| Materials provided |
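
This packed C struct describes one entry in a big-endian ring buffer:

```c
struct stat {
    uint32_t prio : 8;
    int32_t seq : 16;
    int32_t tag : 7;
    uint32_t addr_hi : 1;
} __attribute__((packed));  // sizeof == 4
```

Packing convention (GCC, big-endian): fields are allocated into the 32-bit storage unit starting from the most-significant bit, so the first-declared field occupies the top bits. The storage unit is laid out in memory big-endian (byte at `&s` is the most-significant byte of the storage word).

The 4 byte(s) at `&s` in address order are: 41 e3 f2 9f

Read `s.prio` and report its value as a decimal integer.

[0]=0x41 [1]=0xe3 [2]=0xf2 [3]=0x9f (big-endian) → word 0x41e3f29f
prio:8 @ bit 24 → (0x41e3f29f>>24)&0xff = 0x41  ←
seq:16 @ bit 8 → (0x41e3f29f>>8)&0xffff = 0xe3f2
tag:7 @ bit 1 → (0x41e3f29f>>1)&0x7f = 0x4f
addr_hi:1 @ bit 0 → (0x41e3f29f>>0)&0x1 = 0x1

65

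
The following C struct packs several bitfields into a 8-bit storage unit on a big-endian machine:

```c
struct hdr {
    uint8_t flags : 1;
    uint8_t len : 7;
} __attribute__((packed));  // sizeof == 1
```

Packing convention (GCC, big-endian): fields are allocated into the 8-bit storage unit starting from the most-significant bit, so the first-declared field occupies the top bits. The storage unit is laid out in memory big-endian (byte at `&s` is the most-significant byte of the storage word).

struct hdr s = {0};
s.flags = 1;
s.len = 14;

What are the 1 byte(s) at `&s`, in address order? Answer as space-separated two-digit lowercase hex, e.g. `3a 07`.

flags:1 = 1 → 0x1 << 7 → word 0x80
len:7 = 14 → 0xe << 0 → word 0x8e
word = 0x8e → big-endian bytes:
  [0]=0x8e

8e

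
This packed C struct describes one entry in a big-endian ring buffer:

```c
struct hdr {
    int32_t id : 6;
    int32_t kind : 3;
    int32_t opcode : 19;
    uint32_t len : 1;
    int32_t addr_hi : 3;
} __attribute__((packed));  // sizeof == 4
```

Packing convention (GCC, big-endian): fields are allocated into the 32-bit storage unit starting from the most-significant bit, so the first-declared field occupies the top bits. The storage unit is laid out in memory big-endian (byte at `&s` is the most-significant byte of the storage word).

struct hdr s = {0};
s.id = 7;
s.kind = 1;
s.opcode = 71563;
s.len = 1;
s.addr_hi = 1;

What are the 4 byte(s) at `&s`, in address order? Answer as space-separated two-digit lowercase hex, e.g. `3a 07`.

[26+:6] id=7 & 0x3f = 0x7; word=0x1c000000
[23+:3] kind=1 & 0x7 = 0x1; word=0x1c800000
[4+:19] opcode=71563 & 0x7ffff = 0x1178b; word=0x1c9178b0
[3+:1] len=1 & 0x1 = 0x1; word=0x1c9178b8
[0+:3] addr_hi=1 & 0x7 = 0x1; word=0x1c9178b9
word = 0x1c9178b9 → big-endian bytes:
  [0]=0x1c  [1]=0x91  [2]=0x78  [3]=0xb9

1c 91 78 b9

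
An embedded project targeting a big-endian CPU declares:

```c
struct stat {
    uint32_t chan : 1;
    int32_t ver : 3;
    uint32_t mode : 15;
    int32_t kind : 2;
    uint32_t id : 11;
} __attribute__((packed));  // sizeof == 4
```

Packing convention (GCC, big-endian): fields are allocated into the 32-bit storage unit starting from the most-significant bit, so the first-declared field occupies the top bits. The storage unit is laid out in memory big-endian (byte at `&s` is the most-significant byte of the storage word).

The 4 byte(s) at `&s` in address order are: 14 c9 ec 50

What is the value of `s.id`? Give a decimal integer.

[0]=0x14 [1]=0xc9 [2]=0xec [3]=0x50 (big-endian) → word 0x14c9ec50
chan:1 @ bit 31 → (0x14c9ec50>>31)&0x1 = 0x0
ver:3 @ bit 28 → (0x14c9ec50>>28)&0x7 = 0x1
mode:15 @ bit 13 → (0x14c9ec50>>13)&0x7fff = 0x264f
kind:2 @ bit 11 → (0x14c9ec50>>11)&0x3 = 0x1
id:11 @ bit 0 → (0x14c9ec50>>0)&0x7ff = 0x450  ←

1104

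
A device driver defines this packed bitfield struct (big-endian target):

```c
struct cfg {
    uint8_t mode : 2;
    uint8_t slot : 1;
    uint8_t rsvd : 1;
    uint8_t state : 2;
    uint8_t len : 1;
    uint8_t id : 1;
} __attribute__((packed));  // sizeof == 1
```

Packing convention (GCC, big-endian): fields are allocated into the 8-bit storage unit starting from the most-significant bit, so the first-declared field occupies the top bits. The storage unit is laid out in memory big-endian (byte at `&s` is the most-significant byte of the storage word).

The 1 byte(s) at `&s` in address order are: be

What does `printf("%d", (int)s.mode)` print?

2

[0]=0xbe (big-endian) → word 0xbe
mode:2 @ bit 6 → (0xbe>>6)&0x3 = 0x2  ←
slot:1 @ bit 5 → (0xbe>>5)&0x1 = 0x1
rsvd:1 @ bit 4 → (0xbe>>4)&0x1 = 0x1
state:2 @ bit 2 → (0xbe>>2)&0x3 = 0x3
len:1 @ bit 1 → (0xbe>>1)&0x1 = 0x1
id:1 @ bit 0 → (0xbe>>0)&0x1 = 0x0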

| Assignment |
So that nothing is lost, please repeat all of the entries exactly.

| Finished task |
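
This packed C struct describes one entry in a big-endian ring buffer:

```c
struct stat {
    uint32_t prio : 8;
    int32_t seq : 16;
    int32_t tag : 7;
    uint32_t addr_hi : 1;
} __attribute__((packed));  // sizeof == 4
```

Packing convention (GCC, big-endian): fields are allocated into the 32-bit storage unit starting from the most-significant bit, so the first-declared field occupies the top bits. The storage unit is laid out in memory big-endian (byte at `&s` is the most-significant byte of the storage word).

The 4 byte(s) at `&s` in address order are: 41 e3 f2 9f

Read `s.prio` and report its value as a decimal integer.

[0]=0x41 [1]=0xe3 [2]=0xf2 [3]=0x9f (big-endian) → word 0x41e3f29f
prio:8 @ bit 24 → (0x41e3f29f>>24)&0xff = 0x41  ←
seq:16 @ bit 8 → (0x41e3f29f>>8)&0xffff = 0xe3f2
tag:7 @ bit 1 → (0x41e3f29f>>1)&0x7f = 0x4f
addr_hi:1 @ bit 0 → (0x41e3f29f>>0)&0x1 = 0x1

65

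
The following C struct packs several bitfields into a 8-bit storage unit on a big-endian machine:

```c
struct hdr {
    uint8_t flags : 1;
    uint8_t len : 7;
} __attribute__((packed));  // sizeof == 1
```

Packing convention (GCC, big-endian): fields are allocated into the 8-bit storage unit starting from the most-significant bit, so the first-declared field occupies the top bits. The storage unit is laid out in memory big-endian (byte at `&s` is the most-significant byte of the storage word).

struct hdr s = {0};
s.flags = 1;
s.len = 14;

What are the 1 byte(s) at `&s`, in address order? Answer as space-separated two-digit lowercase hex, e.g. `3a 07`.

flags:1 = 1 → 0x1 << 7 → word 0x80
len:7 = 14 → 0xe << 0 → word 0x8e
word = 0x8e → big-endian bytes:
  [0]=0x8e

8e

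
This packed C struct describes one entry in a big-endian ring buffer:

```c
struct hdr {
    int32_t id : 6;
    int32_t kind : 3;
    int32_t opcode : 19;
    uint32_t len : 1;
    int32_t addr_hi : 3;
} __attribute__((packed));  // sizeof == 4
```

Packing convention (GCC, big-endian): fields are allocated into the 32-bit storage unit starting from the most-significant bit, so the first-declared field occupies the top bits. The storage unit is laid out in memory big-endian (byte at `&s` is the most-significant byte of the storage word).

struct hdr s = {0};
s.id = 7;
s.kind = 1;
s.opcode = 71563;
s.len = 1;
s.addr_hi = 1;

What are the 4 byte(s) at `&s`, in address order? Answer as space-separated two-digit lowercase hex, e.g. `3a 07`.

[26+:6] id=7 & 0x3f = 0x7; word=0x1c000000
[23+:3] kind=1 & 0x7 = 0x1; word=0x1c800000
[4+:19] opcode=71563 & 0x7ffff = 0x1178b; word=0x1c9178b0
[3+:1] len=1 & 0x1 = 0x1; word=0x1c9178b8
[0+:3] addr_hi=1 & 0x7 = 0x1; word=0x1c9178b9
word = 0x1c9178b9 → big-endian bytes:
  [0]=0x1c  [1]=0x91  [2]=0x78  [3]=0xb9

1c 91 78 b9

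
An embedded project targeting a big-endian CPU declares:

```c
struct stat {
    uint32_t chan : 1;
    int32_t ver : 3;
    uint32_t mode : 15;
    int32_t kind : 2;
    uint32_t id : 11;
} __attribute__((packed));  // sizeof == 4
```

Packing convention (GCC, big-endian): fields are allocated into the 32-bit storage unit starting from the most-significant bit, so the first-declared field occupies the top bits. The storage unit is laid out in memory big-endian (byte at `&s` is the most-significant byte of the storage word).

The 4 byte(s) at `&s` in address order are: 14 c9 ec 50

What is the value of `s.id`? Give a decimal integer.

[0]=0x14 [1]=0xc9 [2]=0xec [3]=0x50 (big-endian) → word 0x14c9ec50
chan:1 @ bit 31 → (0x14c9ec50>>31)&0x1 = 0x0
ver:3 @ bit 28 → (0x14c9ec50>>28)&0x7 = 0x1
mode:15 @ bit 13 → (0x14c9ec50>>13)&0x7fff = 0x264f
kind:2 @ bit 11 → (0x14c9ec50>>11)&0x3 = 0x1
id:11 @ bit 0 → (0x14c9ec50>>0)&0x7ff = 0x450  ←

1104

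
A device driver defines this packed bitfield struct (big-endian target):

```c
struct cfg {
    uint8_t mode : 2;
    uint8_t slot : 1;
    uint8_t rsvd : 1;
    uint8_t state : 2;
    uint8_t len : 1;
    uint8_t id : 1;
} __attribute__((packed));  // sizeof == 1
```

Packing convention (GCC, big-endian): fields are allocated into the 8-bit storage unit starting from the most-significant bit, so the first-declared field occupies the top bits. The storage unit is laid out in memory big-endian (byte at `&s` is the most-significant byte of the storage word).

The 1 byte(s) at `&s` in address order are: be

What does `printf("%d", (int)s.mode)` print?

2

[0]=0xbe (big-endian) → word 0xbe
mode:2 @ bit 6 → (0xbe>>6)&0x3 = 0x2  ←
slot:1 @ bit 5 → (0xbe>>5)&0x1 = 0x1
rsvd:1 @ bit 4 → (0xbe>>4)&0x1 = 0x1
state:2 @ bit 2 → (0xbe>>2)&0x3 = 0x3
len:1 @ bit 1 → (0xbe>>1)&0x1 = 0x1
id:1 @ bit 0 → (0xbe>>0)&0x1 = 0x0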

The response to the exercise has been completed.